*Records shown:*
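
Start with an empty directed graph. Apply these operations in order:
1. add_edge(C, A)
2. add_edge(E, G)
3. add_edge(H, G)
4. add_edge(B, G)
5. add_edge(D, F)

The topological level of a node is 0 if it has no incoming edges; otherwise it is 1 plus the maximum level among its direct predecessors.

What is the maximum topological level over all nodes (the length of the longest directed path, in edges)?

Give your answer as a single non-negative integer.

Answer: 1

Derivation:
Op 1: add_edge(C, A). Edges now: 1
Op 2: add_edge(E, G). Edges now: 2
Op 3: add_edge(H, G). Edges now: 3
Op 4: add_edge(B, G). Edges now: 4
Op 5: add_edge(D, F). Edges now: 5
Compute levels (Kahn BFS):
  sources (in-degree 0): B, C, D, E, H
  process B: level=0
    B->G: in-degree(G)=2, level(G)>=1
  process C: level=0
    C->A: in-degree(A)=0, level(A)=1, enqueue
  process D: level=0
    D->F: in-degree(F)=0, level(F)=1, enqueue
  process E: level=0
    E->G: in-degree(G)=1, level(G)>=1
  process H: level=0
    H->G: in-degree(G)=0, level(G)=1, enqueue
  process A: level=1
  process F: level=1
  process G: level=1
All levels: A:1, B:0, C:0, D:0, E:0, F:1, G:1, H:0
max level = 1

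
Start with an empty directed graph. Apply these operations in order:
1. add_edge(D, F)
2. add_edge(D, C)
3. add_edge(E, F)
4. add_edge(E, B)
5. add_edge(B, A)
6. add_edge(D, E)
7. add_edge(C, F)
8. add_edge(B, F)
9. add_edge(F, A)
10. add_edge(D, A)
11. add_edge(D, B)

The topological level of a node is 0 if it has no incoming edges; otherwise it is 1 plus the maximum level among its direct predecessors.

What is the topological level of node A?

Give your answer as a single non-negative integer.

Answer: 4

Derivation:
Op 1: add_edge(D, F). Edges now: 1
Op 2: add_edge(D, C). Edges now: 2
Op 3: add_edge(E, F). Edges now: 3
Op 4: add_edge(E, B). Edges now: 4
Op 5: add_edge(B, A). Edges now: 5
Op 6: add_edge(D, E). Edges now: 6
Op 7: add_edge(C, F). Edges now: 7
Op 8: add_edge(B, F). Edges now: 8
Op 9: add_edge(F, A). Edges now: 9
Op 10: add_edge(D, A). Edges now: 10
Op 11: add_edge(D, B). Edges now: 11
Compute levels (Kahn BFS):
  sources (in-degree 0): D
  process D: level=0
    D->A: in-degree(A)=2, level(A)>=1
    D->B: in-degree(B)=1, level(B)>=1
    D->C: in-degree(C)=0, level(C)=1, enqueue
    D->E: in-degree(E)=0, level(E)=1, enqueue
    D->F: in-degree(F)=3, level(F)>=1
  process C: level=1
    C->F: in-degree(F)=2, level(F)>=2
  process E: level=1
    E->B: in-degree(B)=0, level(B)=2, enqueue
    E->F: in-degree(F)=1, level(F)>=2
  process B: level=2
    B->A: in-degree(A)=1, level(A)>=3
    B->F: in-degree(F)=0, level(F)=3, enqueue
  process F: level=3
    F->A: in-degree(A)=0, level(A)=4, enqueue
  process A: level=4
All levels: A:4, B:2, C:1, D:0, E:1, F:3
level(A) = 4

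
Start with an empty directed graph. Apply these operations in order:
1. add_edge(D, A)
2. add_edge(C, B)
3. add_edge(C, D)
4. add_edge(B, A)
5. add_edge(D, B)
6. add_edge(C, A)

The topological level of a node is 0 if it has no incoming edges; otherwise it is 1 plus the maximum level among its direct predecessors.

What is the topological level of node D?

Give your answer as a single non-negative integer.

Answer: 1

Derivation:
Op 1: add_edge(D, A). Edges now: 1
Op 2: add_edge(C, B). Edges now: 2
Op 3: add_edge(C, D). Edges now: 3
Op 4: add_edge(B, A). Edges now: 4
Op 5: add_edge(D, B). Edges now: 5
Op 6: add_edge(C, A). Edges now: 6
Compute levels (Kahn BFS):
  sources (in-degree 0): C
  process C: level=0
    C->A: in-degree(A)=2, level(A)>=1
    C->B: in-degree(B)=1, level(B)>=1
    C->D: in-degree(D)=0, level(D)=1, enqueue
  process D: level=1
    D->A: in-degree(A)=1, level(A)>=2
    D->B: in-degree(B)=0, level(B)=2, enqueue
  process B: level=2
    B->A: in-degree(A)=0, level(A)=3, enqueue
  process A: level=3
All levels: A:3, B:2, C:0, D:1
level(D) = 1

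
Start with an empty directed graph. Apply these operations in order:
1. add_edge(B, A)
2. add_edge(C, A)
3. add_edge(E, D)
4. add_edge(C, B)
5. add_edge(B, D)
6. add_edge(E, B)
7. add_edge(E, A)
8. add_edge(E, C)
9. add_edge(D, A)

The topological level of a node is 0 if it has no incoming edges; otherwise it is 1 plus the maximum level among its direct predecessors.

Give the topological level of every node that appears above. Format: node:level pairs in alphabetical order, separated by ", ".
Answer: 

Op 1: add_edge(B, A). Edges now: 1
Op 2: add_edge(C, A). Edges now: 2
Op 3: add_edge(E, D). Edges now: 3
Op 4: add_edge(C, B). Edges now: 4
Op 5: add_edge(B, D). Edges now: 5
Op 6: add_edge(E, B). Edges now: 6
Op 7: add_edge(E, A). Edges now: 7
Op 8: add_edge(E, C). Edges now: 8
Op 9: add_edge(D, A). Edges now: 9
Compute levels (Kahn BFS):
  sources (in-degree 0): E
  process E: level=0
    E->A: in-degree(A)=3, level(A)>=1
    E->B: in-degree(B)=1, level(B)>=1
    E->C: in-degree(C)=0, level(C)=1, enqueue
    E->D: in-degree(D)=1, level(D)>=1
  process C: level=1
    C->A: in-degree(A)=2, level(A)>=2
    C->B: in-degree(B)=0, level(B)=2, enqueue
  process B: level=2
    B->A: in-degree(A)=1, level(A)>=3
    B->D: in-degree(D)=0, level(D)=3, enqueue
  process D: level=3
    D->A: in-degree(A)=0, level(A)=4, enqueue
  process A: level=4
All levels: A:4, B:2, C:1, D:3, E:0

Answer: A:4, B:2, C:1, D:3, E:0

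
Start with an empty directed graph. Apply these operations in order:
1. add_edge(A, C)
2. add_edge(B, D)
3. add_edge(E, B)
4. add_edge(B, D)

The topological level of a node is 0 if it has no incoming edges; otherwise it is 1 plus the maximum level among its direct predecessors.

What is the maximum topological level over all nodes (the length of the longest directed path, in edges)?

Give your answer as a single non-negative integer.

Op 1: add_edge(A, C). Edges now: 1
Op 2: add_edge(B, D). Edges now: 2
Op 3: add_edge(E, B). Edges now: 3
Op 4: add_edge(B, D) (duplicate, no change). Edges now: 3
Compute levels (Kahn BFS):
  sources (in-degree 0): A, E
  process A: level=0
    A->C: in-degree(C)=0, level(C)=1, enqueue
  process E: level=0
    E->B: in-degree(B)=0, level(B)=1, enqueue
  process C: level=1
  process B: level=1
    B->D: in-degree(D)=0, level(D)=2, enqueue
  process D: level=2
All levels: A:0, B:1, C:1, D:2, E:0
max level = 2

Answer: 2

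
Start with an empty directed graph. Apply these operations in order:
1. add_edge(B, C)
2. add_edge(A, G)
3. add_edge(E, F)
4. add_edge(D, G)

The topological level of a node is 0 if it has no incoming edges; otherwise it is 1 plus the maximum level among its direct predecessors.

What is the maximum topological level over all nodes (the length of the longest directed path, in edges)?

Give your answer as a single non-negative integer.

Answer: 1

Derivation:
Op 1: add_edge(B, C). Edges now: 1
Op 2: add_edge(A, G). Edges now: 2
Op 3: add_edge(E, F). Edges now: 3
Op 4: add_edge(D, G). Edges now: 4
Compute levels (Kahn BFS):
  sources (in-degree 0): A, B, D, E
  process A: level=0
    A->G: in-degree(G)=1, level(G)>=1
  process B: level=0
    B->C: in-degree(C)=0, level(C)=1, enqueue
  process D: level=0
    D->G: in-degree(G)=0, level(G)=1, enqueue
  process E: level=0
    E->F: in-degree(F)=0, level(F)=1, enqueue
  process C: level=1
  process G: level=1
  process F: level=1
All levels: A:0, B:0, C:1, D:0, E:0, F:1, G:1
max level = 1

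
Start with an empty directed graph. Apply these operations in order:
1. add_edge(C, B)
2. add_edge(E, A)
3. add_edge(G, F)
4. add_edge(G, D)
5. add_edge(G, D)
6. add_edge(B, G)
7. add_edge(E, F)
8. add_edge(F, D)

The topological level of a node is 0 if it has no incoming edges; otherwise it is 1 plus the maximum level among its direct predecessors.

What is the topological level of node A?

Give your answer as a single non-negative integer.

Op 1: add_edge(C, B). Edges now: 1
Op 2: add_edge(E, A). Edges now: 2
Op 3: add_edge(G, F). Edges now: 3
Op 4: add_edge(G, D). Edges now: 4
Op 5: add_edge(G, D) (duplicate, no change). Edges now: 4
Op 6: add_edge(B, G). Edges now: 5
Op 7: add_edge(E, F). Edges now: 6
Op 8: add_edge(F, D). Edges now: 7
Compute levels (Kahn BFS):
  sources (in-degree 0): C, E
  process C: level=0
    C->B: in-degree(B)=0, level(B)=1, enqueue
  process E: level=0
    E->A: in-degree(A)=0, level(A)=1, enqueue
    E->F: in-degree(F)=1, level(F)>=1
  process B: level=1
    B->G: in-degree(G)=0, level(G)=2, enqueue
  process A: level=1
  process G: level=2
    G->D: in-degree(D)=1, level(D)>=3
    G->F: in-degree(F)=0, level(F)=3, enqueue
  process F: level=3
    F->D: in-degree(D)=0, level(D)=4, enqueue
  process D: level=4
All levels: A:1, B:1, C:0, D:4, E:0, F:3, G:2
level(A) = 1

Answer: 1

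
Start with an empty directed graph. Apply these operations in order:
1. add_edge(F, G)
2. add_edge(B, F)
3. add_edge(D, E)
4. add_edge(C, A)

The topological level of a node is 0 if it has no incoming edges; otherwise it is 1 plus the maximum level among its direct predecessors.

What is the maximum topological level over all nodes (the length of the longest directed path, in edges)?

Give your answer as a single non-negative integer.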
==
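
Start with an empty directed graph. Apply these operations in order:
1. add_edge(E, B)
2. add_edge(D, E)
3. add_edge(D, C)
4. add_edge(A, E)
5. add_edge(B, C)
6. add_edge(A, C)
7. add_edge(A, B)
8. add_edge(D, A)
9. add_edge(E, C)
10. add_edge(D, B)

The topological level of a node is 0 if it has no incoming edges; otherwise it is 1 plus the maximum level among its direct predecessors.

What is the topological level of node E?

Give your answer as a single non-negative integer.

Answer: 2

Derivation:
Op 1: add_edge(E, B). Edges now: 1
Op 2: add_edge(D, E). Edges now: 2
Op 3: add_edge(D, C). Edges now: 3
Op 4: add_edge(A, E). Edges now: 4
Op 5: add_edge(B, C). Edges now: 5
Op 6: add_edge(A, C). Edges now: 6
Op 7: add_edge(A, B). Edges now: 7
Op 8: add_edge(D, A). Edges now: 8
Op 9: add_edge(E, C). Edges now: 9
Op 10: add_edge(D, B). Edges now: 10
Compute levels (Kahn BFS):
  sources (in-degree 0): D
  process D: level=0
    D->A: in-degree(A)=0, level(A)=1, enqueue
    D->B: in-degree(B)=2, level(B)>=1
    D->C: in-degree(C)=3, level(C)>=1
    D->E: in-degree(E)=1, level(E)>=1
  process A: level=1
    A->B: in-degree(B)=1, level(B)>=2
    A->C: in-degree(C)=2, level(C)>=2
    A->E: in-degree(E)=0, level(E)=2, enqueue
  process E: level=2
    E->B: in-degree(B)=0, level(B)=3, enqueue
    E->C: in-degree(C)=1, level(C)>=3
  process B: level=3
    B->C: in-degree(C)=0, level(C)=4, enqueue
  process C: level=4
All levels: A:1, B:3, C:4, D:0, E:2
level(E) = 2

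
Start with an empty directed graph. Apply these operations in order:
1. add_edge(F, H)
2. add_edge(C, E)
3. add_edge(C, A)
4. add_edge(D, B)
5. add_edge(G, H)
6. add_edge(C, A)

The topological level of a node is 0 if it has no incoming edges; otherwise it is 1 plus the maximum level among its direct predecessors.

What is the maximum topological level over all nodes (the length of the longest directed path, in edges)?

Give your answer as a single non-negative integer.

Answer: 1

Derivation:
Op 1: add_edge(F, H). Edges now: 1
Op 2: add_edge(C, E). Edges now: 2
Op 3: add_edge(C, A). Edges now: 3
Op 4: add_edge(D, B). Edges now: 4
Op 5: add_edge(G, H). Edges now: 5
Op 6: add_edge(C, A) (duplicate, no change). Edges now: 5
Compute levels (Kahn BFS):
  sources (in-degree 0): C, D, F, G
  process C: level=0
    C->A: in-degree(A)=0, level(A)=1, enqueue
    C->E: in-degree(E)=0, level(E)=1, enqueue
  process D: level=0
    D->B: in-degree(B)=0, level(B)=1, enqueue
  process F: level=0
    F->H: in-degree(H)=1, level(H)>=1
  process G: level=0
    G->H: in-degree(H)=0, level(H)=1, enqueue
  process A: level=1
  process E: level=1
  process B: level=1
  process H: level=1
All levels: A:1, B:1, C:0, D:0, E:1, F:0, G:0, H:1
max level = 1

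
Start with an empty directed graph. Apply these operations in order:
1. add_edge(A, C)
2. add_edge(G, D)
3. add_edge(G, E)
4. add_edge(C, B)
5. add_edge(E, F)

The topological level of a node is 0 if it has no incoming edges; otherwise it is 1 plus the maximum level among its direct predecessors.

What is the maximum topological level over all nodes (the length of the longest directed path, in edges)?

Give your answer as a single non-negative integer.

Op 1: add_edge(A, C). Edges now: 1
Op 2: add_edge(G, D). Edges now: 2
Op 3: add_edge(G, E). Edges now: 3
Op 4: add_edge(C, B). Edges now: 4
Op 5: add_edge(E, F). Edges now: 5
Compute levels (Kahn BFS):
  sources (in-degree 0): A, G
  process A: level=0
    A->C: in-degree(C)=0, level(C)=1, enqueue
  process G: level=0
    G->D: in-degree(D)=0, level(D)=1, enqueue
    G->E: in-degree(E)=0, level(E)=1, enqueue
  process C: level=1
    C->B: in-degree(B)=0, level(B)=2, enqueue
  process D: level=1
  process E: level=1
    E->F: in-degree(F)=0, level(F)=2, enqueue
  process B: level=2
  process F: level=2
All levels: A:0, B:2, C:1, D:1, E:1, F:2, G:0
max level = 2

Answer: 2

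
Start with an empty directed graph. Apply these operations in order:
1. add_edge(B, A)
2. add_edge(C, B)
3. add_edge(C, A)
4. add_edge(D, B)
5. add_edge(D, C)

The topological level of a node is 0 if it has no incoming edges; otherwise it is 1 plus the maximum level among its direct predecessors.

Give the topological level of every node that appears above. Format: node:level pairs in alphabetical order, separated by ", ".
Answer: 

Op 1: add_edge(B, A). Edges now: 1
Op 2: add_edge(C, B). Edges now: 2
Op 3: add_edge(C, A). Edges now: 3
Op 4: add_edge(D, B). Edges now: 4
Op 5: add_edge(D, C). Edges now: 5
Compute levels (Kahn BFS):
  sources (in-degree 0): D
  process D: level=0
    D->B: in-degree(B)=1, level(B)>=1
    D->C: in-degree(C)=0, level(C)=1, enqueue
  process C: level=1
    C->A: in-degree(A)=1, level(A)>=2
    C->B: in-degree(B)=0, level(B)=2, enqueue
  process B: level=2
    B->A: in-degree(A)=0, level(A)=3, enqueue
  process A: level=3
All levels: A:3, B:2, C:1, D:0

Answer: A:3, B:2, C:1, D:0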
---
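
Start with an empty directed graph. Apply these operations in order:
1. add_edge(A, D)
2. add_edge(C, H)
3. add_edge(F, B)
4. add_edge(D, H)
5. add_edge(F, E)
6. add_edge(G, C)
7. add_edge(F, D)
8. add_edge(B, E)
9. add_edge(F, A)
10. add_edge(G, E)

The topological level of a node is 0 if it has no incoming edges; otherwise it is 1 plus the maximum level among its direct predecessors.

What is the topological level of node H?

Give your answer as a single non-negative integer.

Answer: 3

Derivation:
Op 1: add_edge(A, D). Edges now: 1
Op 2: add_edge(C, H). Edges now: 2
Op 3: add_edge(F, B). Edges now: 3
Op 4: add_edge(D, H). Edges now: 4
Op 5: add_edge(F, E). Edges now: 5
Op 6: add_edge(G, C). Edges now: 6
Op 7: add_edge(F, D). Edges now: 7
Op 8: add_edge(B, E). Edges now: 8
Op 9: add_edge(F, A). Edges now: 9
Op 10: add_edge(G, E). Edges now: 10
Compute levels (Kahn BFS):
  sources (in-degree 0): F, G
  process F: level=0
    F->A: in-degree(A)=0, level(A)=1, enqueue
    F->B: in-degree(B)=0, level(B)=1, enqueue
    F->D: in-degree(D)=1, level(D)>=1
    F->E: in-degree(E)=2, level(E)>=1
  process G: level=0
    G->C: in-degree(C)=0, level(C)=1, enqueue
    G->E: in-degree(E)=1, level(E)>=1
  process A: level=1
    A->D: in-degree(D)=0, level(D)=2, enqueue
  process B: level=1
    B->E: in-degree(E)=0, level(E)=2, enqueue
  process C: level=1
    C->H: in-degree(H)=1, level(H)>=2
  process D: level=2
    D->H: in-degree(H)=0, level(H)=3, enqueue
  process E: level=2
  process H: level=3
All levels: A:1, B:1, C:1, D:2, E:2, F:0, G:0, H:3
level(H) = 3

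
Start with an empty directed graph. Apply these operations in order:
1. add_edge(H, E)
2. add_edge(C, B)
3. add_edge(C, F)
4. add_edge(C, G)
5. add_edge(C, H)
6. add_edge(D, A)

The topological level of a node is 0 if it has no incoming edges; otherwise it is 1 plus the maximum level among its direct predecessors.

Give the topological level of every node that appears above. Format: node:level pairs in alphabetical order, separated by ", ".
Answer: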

*Prompt:* Take the lines above from the one containing "6. add_edge(A, C)" to the one containing "What is the topological level of node E?" and retype them exactly, both ends included, with nothing added.

*Completed exercise:*
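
6. add_edge(A, C)
7. add_edge(A, B)
8. add_edge(D, A)
9. add_edge(E, C)
10. add_edge(D, B)

The topological level of a node is 0 if it has no incoming edges; otherwise it is 1 plus the maximum level among its direct predecessors.

What is the topological level of node E?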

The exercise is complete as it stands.